• **REQUIRED ACTION**: Write out an exact copy of the line with "A household runs" and of each line after it, through the end of the records below.

• **EXCERPTED DATA**:

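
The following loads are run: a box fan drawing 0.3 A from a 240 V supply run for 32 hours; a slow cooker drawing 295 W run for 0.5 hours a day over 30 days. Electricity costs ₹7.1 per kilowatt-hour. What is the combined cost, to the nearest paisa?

box fan: Power = 0.3 A × 240 V = 72 W = 0.072 kW
box fan: 0.072 kW × 32 h = 2.304 kWh
slow cooker: Runtime = 0.5 h/day × 30 days = 15 h
slow cooker: 0.295 kW × 15 h = 4.425 kWh
Total energy = 6.729 kWh
Cost = 6.729 × ₹7.1 = ₹47.78

₹47.78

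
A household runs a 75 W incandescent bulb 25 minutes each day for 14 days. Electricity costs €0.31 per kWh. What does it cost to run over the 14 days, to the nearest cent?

€0.14

Runtime = 25 min × 14 = 350 min = 5.833333… h
Energy = 0.075 kW × 5.833333… h = 0.4375 kWh
Cost = 0.4375 kWh × €0.31/kWh = €0.14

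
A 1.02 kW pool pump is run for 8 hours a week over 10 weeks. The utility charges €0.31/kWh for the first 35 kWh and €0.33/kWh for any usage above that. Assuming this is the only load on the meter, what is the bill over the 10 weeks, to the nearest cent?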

• **EXERCISE SOLUTION**:
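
A household runs a 75 W incandescent bulb 25 minutes each day for 14 days. Electricity costs €0.31 per kWh. What does it cost to run over the 14 days, to the nearest cent?

€0.14

Runtime = 25 min × 14 = 350 min = 5.833333… h
Energy = 0.075 kW × 5.833333… h = 0.4375 kWh
Cost = 0.4375 kWh × €0.31/kWh = €0.14

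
A 1.02 kW pool pump is run for 8 hours a week over 10 weeks. The utility charges €0.31/kWh for the first 35 kWh and €0.33/kWh for any usage above that. Assuming this is the only load on the meter, what is the bill over the 10 weeks, to the nearest cent?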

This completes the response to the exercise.